● Task instructions
In the records below, find the line with "Let H(N) = √(N" and the line with "Answer: -8834 + 2*√15 ≈ -8826.3"; return exactly those lines and every line between them.

Saved data entries:
──────────────────────────────

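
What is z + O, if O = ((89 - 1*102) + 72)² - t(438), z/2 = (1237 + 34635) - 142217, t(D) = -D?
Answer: -208771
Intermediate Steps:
z = -212690 (z = 2*((1237 + 34635) - 142217) = 2*(35872 - 142217) = 2*(-106345) = -212690)
O = 3919 (O = ((89 - 1*102) + 72)² - (-1)*438 = ((89 - 102) + 72)² - 1*(-438) = (-13 + 72)² + 438 = 59² + 438 = 3481 + 438 = 3919)
z + O = -212690 + 3919 = -208771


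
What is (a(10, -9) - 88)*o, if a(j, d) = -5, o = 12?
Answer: -1116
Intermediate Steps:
(a(10, -9) - 88)*o = (-5 - 88)*12 = -93*12 = -1116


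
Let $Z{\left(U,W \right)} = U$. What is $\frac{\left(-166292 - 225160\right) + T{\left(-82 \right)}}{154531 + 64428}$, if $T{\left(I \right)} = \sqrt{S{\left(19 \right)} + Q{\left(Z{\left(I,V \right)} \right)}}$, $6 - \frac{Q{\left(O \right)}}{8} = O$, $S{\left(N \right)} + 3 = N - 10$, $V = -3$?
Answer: $- \frac{391452}{218959} + \frac{\sqrt{710}}{218959} \approx -1.7877$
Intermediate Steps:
$S{\left(N \right)} = -13 + N$ ($S{\left(N \right)} = -3 + \left(N - 10\right) = -3 + \left(-10 + N\right) = -13 + N$)
$Q{\left(O \right)} = 48 - 8 O$
$T{\left(I \right)} = \sqrt{54 - 8 I}$ ($T{\left(I \right)} = \sqrt{\left(-13 + 19\right) - \left(-48 + 8 I\right)} = \sqrt{6 - \left(-48 + 8 I\right)} = \sqrt{54 - 8 I}$)
$\frac{\left(-166292 - 225160\right) + T{\left(-82 \right)}}{154531 + 64428} = \frac{\left(-166292 - 225160\right) + \sqrt{54 - -656}}{154531 + 64428} = \frac{-391452 + \sqrt{54 + 656}}{218959} = \left(-391452 + \sqrt{710}\right) \frac{1}{218959} = - \frac{391452}{218959} + \frac{\sqrt{710}}{218959}$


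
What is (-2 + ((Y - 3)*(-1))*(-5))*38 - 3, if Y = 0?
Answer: -649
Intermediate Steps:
(-2 + ((Y - 3)*(-1))*(-5))*38 - 3 = (-2 + ((0 - 3)*(-1))*(-5))*38 - 3 = (-2 - 3*(-1)*(-5))*38 - 3 = (-2 + 3*(-5))*38 - 3 = (-2 - 15)*38 - 3 = -17*38 - 3 = -646 - 3 = -649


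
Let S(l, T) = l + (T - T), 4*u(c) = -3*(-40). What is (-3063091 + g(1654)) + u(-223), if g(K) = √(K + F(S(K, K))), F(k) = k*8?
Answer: -3063061 + 3*√1654 ≈ -3.0629e+6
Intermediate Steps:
u(c) = 30 (u(c) = (-3*(-40))/4 = (¼)*120 = 30)
S(l, T) = l (S(l, T) = l + 0 = l)
F(k) = 8*k
g(K) = 3*√K (g(K) = √(K + 8*K) = √(9*K) = 3*√K)
(-3063091 + g(1654)) + u(-223) = (-3063091 + 3*√1654) + 30 = -3063061 + 3*√1654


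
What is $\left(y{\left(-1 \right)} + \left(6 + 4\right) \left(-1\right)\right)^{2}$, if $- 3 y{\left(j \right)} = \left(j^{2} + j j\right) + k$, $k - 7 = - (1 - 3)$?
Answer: $\frac{1681}{9} \approx 186.78$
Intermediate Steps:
$k = 9$ ($k = 7 - \left(1 - 3\right) = 7 - -2 = 7 + 2 = 9$)
$y{\left(j \right)} = -3 - \frac{2 j^{2}}{3}$ ($y{\left(j \right)} = - \frac{\left(j^{2} + j j\right) + 9}{3} = - \frac{\left(j^{2} + j^{2}\right) + 9}{3} = - \frac{2 j^{2} + 9}{3} = - \frac{9 + 2 j^{2}}{3} = -3 - \frac{2 j^{2}}{3}$)
$\left(y{\left(-1 \right)} + \left(6 + 4\right) \left(-1\right)\right)^{2} = \left(\left(-3 - \frac{2 \left(-1\right)^{2}}{3}\right) + \left(6 + 4\right) \left(-1\right)\right)^{2} = \left(\left(-3 - \frac{2}{3}\right) + 10 \left(-1\right)\right)^{2} = \left(\left(-3 - \frac{2}{3}\right) - 10\right)^{2} = \left(- \frac{11}{3} - 10\right)^{2} = \left(- \frac{41}{3}\right)^{2} = \frac{1681}{9}$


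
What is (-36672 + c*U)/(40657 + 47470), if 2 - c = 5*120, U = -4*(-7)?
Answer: -53416/88127 ≈ -0.60612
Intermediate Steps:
U = 28
c = -598 (c = 2 - 5*120 = 2 - 1*600 = 2 - 600 = -598)
(-36672 + c*U)/(40657 + 47470) = (-36672 - 598*28)/(40657 + 47470) = (-36672 - 16744)/88127 = -53416*1/88127 = -53416/88127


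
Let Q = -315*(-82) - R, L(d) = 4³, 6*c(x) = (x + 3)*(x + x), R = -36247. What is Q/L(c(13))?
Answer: 62077/64 ≈ 969.95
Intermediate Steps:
c(x) = x*(3 + x)/3 (c(x) = ((x + 3)*(x + x))/6 = ((3 + x)*(2*x))/6 = (2*x*(3 + x))/6 = x*(3 + x)/3)
L(d) = 64
Q = 62077 (Q = -315*(-82) - 1*(-36247) = 25830 + 36247 = 62077)
Q/L(c(13)) = 62077/64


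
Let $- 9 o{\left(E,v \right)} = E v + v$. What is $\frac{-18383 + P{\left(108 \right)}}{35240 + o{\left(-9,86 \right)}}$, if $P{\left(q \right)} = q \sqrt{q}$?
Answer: $- \frac{279}{536} + \frac{729 \sqrt{3}}{39731} \approx -0.48874$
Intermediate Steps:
$o{\left(E,v \right)} = - \frac{v}{9} - \frac{E v}{9}$ ($o{\left(E,v \right)} = - \frac{E v + v}{9} = - \frac{v + E v}{9} = - \frac{v}{9} - \frac{E v}{9}$)
$P{\left(q \right)} = q^{\frac{3}{2}}$
$\frac{-18383 + P{\left(108 \right)}}{35240 + o{\left(-9,86 \right)}} = \frac{-18383 + 108^{\frac{3}{2}}}{35240 - \frac{86 \left(1 - 9\right)}{9}} = \frac{-18383 + 648 \sqrt{3}}{35240 - \frac{86}{9} \left(-8\right)} = \frac{-18383 + 648 \sqrt{3}}{35240 + \frac{688}{9}} = \frac{-18383 + 648 \sqrt{3}}{\frac{317848}{9}} = \left(-18383 + 648 \sqrt{3}\right) \frac{9}{317848} = - \frac{279}{536} + \frac{729 \sqrt{3}}{39731}$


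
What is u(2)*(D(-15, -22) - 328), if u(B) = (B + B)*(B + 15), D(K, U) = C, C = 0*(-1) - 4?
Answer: -22576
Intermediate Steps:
C = -4 (C = 0 - 4 = -4)
D(K, U) = -4
u(B) = 2*B*(15 + B) (u(B) = (2*B)*(15 + B) = 2*B*(15 + B))
u(2)*(D(-15, -22) - 328) = (2*2*(15 + 2))*(-4 - 328) = (2*2*17)*(-332) = 68*(-332) = -22576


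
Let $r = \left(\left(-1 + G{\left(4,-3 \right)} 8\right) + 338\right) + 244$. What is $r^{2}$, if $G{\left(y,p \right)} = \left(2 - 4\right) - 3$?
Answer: $292681$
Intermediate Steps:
$G{\left(y,p \right)} = -5$ ($G{\left(y,p \right)} = -2 - 3 = -5$)
$r = 541$ ($r = \left(\left(-1 - 40\right) + 338\right) + 244 = \left(-41 + 338\right) + 244 = 297 + 244 = 541$)
$r^{2} = 541^{2} = 292681$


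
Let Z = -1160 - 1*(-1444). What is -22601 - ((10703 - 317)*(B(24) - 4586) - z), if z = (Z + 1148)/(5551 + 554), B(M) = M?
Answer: 289122612187/6105 ≈ 4.7358e+7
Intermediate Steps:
Z = 284 (Z = -1160 + 1444 = 284)
z = 1432/6105 (z = (284 + 1148)/(5551 + 554) = 1432/6105 ≈ 0.23456)
-22601 - ((10703 - 317)*(B(24) - 4586) - z) = -22601 - ((10703 - 317)*(24 - 4586) - 1*1432/6105) = -22601 - (10386*(-4562) - 1432/6105) = -22601 - (-47380932 - 1432/6105) = -22601 - 1*(-289260591292/6105) = -22601 + 289260591292/6105 = 289122612187/6105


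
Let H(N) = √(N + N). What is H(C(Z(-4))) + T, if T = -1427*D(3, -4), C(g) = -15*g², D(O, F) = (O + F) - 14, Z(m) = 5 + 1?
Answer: 21405 + 6*I*√30 ≈ 21405.0 + 32.863*I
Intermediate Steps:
Z(m) = 6
D(O, F) = -14 + F + O (D(O, F) = (F + O) - 14 = -14 + F + O)
T = 21405 (T = -1427*(-14 - 4 + 3) = -1427*(-15) = 21405)
H(N) = √2*√N (H(N) = √(2*N) = √2*√N)
H(C(Z(-4))) + T = √2*√(-15*6²) + 21405 = √2*√(-15*36) + 21405 = √2*√(-540) + 21405 = √2*(6*I*√15) + 21405 = 6*I*√30 + 21405 = 21405 + 6*I*√30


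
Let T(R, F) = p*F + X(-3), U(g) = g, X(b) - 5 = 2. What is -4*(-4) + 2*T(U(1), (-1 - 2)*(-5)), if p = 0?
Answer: 30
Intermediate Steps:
X(b) = 7 (X(b) = 5 + 2 = 7)
T(R, F) = 7 (T(R, F) = 0*F + 7 = 0 + 7 = 7)
-4*(-4) + 2*T(U(1), (-1 - 2)*(-5)) = -4*(-4) + 2*7 = 16 + 14 = 30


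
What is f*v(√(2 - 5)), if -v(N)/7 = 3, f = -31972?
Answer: 671412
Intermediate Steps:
v(N) = -21 (v(N) = -7*3 = -21)
f*v(√(2 - 5)) = -31972*(-21) = 671412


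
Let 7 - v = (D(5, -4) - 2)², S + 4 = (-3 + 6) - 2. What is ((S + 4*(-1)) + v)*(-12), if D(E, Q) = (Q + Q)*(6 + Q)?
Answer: 3888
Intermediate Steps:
D(E, Q) = 2*Q*(6 + Q) (D(E, Q) = (2*Q)*(6 + Q) = 2*Q*(6 + Q))
S = -3 (S = -4 + ((-3 + 6) - 2) = -4 + (3 - 2) = -4 + 1 = -3)
v = -317 (v = 7 - (2*(-4)*(6 - 4) - 2)² = 7 - (2*(-4)*2 - 2)² = 7 - (-16 - 2)² = 7 - 1*(-18)² = 7 - 1*324 = 7 - 324 = -317)
((S + 4*(-1)) + v)*(-12) = ((-3 + 4*(-1)) - 317)*(-12) = ((-3 - 4) - 317)*(-12) = (-7 - 317)*(-12) = -324*(-12) = 3888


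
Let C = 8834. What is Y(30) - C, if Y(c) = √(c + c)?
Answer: -8834 + 2*√15 ≈ -8826.3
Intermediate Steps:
Y(c) = √2*√c (Y(c) = √(2*c) = √2*√c)
Y(30) - C = √2*√30 - 1*8834 = 2*√15 - 8834 = -8834 + 2*√15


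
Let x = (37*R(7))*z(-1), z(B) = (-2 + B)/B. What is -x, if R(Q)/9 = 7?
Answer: -6993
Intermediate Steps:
R(Q) = 63 (R(Q) = 9*7 = 63)
x = 6993 (x = (37*63)*((-2 - 1)/(-1)) = 2331*(-1*(-3)) = 2331*3 = 6993)
-x = -1*6993 = -6993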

──────────────────────────────

● Solution to this task
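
Let H(N) = √(N + N). What is H(C(Z(-4))) + T, if T = -1427*D(3, -4), C(g) = -15*g², D(O, F) = (O + F) - 14, Z(m) = 5 + 1?
Answer: 21405 + 6*I*√30 ≈ 21405.0 + 32.863*I
Intermediate Steps:
Z(m) = 6
D(O, F) = -14 + F + O (D(O, F) = (F + O) - 14 = -14 + F + O)
T = 21405 (T = -1427*(-14 - 4 + 3) = -1427*(-15) = 21405)
H(N) = √2*√N (H(N) = √(2*N) = √2*√N)
H(C(Z(-4))) + T = √2*√(-15*6²) + 21405 = √2*√(-15*36) + 21405 = √2*√(-540) + 21405 = √2*(6*I*√15) + 21405 = 6*I*√30 + 21405 = 21405 + 6*I*√30


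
Let T(R, F) = p*F + X(-3), U(g) = g, X(b) - 5 = 2. What is -4*(-4) + 2*T(U(1), (-1 - 2)*(-5)), if p = 0?
Answer: 30
Intermediate Steps:
X(b) = 7 (X(b) = 5 + 2 = 7)
T(R, F) = 7 (T(R, F) = 0*F + 7 = 0 + 7 = 7)
-4*(-4) + 2*T(U(1), (-1 - 2)*(-5)) = -4*(-4) + 2*7 = 16 + 14 = 30


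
What is f*v(√(2 - 5)), if -v(N)/7 = 3, f = -31972?
Answer: 671412
Intermediate Steps:
v(N) = -21 (v(N) = -7*3 = -21)
f*v(√(2 - 5)) = -31972*(-21) = 671412


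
Let 7 - v = (D(5, -4) - 2)², S + 4 = (-3 + 6) - 2. What is ((S + 4*(-1)) + v)*(-12), if D(E, Q) = (Q + Q)*(6 + Q)?
Answer: 3888
Intermediate Steps:
D(E, Q) = 2*Q*(6 + Q) (D(E, Q) = (2*Q)*(6 + Q) = 2*Q*(6 + Q))
S = -3 (S = -4 + ((-3 + 6) - 2) = -4 + (3 - 2) = -4 + 1 = -3)
v = -317 (v = 7 - (2*(-4)*(6 - 4) - 2)² = 7 - (2*(-4)*2 - 2)² = 7 - (-16 - 2)² = 7 - 1*(-18)² = 7 - 1*324 = 7 - 324 = -317)
((S + 4*(-1)) + v)*(-12) = ((-3 + 4*(-1)) - 317)*(-12) = ((-3 - 4) - 317)*(-12) = (-7 - 317)*(-12) = -324*(-12) = 3888


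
Let C = 8834. What is Y(30) - C, if Y(c) = √(c + c)?
Answer: -8834 + 2*√15 ≈ -8826.3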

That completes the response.